+++ Input +++

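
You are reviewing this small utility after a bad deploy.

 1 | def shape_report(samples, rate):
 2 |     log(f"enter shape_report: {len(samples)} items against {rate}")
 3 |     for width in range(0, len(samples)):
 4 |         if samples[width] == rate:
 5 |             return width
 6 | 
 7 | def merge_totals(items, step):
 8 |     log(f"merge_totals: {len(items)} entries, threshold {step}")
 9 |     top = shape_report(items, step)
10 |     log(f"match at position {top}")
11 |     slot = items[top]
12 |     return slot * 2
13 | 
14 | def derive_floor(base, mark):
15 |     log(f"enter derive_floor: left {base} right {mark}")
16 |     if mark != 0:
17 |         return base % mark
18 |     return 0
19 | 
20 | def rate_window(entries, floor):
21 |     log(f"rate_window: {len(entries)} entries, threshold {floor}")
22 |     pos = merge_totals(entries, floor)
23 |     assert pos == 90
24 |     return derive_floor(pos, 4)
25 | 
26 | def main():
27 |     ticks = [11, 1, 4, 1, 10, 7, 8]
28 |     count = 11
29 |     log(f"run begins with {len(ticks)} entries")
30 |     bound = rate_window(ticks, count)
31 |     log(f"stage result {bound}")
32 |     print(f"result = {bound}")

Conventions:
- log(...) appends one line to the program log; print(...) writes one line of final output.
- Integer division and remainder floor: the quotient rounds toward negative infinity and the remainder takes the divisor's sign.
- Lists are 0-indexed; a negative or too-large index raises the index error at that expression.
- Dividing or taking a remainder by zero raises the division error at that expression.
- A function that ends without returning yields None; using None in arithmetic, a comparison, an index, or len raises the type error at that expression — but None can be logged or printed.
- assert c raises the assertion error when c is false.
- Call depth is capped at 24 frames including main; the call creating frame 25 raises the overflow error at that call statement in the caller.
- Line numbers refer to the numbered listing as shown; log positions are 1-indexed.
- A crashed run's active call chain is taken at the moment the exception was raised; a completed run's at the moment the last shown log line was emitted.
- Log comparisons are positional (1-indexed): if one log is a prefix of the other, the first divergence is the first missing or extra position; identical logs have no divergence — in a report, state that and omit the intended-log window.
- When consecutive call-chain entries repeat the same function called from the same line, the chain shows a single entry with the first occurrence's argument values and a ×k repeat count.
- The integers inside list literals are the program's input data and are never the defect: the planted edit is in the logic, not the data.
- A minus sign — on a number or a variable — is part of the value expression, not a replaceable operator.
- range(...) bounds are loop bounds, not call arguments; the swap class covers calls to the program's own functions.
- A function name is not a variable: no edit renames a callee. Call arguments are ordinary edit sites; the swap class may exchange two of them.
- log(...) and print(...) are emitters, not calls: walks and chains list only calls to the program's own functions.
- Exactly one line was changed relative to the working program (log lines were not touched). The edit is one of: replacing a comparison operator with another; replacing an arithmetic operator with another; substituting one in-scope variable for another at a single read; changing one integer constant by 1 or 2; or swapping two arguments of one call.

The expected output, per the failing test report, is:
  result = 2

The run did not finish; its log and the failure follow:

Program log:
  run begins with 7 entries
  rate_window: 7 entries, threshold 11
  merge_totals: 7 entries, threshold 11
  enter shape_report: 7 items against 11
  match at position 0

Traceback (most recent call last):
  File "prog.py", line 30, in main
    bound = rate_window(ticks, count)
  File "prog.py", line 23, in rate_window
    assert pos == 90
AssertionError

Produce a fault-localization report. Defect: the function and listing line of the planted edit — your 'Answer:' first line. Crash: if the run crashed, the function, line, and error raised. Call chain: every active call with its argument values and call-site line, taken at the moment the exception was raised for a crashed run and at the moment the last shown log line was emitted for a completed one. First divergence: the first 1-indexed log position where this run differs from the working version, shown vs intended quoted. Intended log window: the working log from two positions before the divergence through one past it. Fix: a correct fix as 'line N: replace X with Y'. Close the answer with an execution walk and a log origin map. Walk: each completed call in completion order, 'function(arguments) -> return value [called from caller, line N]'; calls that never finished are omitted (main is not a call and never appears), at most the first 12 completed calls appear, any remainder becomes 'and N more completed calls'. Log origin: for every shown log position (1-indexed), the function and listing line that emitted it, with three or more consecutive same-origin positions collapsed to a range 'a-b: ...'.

Answer: the defect is in rate_window at line 23.
Key fact: The faulty run's log stops after 5 lines; the working version's next line would be 'enter derive_floor: left 22 right 4'.
Crash: rate_window, line 23, AssertionError.
Call chain: main -> rate_window([11, 1, 4, 1, 10, 7, 8], 11) (called at line 30).
First divergence: position 6; the shown log stops at 5 lines while the working version next logs 'enter derive_floor: left 22 right 4'.
Intended log window:
  4: enter shape_report: 7 items against 11
  5: match at position 0
  6: enter derive_floor: left 22 right 4
  7: stage result 2
Execution walk:
  shape_report([11, 1, 4, 1, 10, 7, 8], 11) -> 0  [called from merge_totals, line 9]
  merge_totals([11, 1, 4, 1, 10, 7, 8], 11) -> 22  [called from rate_window, line 22]
Log origins:
  1: from main, line 29
  2: from rate_window, line 21
  3: from merge_totals, line 8
  4: from shape_report, line 2
  5: from merge_totals, line 10
A correct fix: line 23: replace `==` with `<=`.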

+++

** Task prompt **
Search the records for the word "operator". Copy every line that has it.

** Answer section **
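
- A minus sign — on a number or a variable — is part of the value expression, not a replaceable operator.
- Exactly one line was changed relative to the working program (log lines were not touched). The edit is one of: replacing a comparison operator with another; replacing an arithmetic operator with another; substituting one in-scope variable for another at a single read; changing one integer constant by 1 or 2; or swapping two arguments of one call.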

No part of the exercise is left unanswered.